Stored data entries
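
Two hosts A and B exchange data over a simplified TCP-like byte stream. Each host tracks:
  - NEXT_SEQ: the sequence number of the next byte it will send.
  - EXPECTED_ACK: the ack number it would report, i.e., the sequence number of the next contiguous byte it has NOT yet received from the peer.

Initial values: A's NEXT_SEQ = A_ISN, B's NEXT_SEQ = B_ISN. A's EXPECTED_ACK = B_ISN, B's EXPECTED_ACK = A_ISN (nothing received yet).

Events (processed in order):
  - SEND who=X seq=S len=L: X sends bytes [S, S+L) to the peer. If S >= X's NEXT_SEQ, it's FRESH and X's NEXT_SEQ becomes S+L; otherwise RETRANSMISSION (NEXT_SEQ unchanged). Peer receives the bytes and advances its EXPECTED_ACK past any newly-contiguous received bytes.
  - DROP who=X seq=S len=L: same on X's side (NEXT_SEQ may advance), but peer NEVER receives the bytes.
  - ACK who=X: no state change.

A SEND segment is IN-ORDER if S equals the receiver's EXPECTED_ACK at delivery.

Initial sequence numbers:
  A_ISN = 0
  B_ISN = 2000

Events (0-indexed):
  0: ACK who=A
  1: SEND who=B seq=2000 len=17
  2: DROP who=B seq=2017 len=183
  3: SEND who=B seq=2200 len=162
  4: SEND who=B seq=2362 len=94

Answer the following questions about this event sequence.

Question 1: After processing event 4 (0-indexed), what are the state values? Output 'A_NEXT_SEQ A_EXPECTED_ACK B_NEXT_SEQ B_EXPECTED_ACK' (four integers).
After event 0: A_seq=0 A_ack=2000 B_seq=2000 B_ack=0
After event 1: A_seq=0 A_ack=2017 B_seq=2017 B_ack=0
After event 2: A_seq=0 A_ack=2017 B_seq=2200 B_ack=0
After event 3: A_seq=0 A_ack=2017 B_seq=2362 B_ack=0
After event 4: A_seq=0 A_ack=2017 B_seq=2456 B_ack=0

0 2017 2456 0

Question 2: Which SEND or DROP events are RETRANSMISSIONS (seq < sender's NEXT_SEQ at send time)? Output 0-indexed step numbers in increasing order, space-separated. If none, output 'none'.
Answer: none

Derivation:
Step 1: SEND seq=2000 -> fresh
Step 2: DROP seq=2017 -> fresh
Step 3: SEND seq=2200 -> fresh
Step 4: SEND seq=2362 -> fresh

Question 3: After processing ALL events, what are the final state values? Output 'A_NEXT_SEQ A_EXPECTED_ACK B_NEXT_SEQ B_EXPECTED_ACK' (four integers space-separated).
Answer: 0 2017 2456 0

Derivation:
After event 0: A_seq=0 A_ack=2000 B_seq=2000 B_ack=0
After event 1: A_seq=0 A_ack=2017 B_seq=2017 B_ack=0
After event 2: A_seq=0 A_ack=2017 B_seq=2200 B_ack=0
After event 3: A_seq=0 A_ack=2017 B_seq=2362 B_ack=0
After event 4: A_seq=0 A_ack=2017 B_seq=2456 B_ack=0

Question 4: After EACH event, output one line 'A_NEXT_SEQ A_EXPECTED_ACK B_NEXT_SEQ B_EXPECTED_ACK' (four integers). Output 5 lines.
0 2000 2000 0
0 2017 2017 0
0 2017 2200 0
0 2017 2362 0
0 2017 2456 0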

## Task description
Output only the lines from the one holding "Question 4: After" through the last line above, exactly as they appear.

## Solution to this exercise
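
Question 4: After EACH event, output one line 'A_NEXT_SEQ A_EXPECTED_ACK B_NEXT_SEQ B_EXPECTED_ACK' (four integers). Output 5 lines.
0 2000 2000 0
0 2017 2017 0
0 2017 2200 0
0 2017 2362 0
0 2017 2456 0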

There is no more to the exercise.